INSTRUCTIONS FOR THE TASK |
Provide a verbatim copy of the data below.
WORKING DATA: Begin
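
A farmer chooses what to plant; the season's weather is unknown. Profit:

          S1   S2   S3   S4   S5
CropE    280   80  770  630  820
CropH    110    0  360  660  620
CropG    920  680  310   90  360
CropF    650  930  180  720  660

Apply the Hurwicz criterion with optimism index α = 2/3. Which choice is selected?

CropF

CropE: 2/3·820 + 1/3·80 = 1720/3
CropH: 2/3·660 + 1/3·0 = 440
CropG: 2/3·920 + 1/3·90 = 1930/3
CropF: 2/3·930 + 1/3·180 = 680
Highest Hurwicz score = 680 → CropF.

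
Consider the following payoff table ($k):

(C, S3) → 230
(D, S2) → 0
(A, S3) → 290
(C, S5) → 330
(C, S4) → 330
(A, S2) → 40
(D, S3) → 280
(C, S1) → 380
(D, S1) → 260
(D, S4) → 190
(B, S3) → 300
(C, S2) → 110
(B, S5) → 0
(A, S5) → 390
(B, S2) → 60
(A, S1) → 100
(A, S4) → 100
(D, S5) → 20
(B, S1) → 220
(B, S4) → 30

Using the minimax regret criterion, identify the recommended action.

C

Column bests: S1=380, S2=110, S3=300, S4=330, S5=390.
A regrets: 280, 70, 10, 230, 0 → max 280
B regrets: 160, 50, 0, 300, 390 → max 390
C regrets: 0, 0, 70, 0, 60 → max 70
D regrets: 120, 110, 20, 140, 370 → max 370
Smallest max regret = 70 → C.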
WORKING DATA: End
EXERCISE ANSWER |
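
A farmer chooses what to plant; the season's weather is unknown. Profit:

          S1   S2   S3   S4   S5
CropE    280   80  770  630  820
CropH    110    0  360  660  620
CropG    920  680  310   90  360
CropF    650  930  180  720  660

Apply the Hurwicz criterion with optimism index α = 2/3. Which choice is selected?

CropF

CropE: 2/3·820 + 1/3·80 = 1720/3
CropH: 2/3·660 + 1/3·0 = 440
CropG: 2/3·920 + 1/3·90 = 1930/3
CropF: 2/3·930 + 1/3·180 = 680
Highest Hurwicz score = 680 → CropF.

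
Consider the following payoff table ($k):

(C, S3) → 230
(D, S2) → 0
(A, S3) → 290
(C, S5) → 330
(C, S4) → 330
(A, S2) → 40
(D, S3) → 280
(C, S1) → 380
(D, S1) → 260
(D, S4) → 190
(B, S3) → 300
(C, S2) → 110
(B, S5) → 0
(A, S5) → 390
(B, S2) → 60
(A, S1) → 100
(A, S4) → 100
(D, S5) → 20
(B, S1) → 220
(B, S4) → 30

Using the minimax regret criterion, identify the recommended action.

C

Column bests: S1=380, S2=110, S3=300, S4=330, S5=390.
A regrets: 280, 70, 10, 230, 0 → max 280
B regrets: 160, 50, 0, 300, 390 → max 390
C regrets: 0, 0, 70, 0, 60 → max 70
D regrets: 120, 110, 20, 140, 370 → max 370
Smallest max regret = 70 → C.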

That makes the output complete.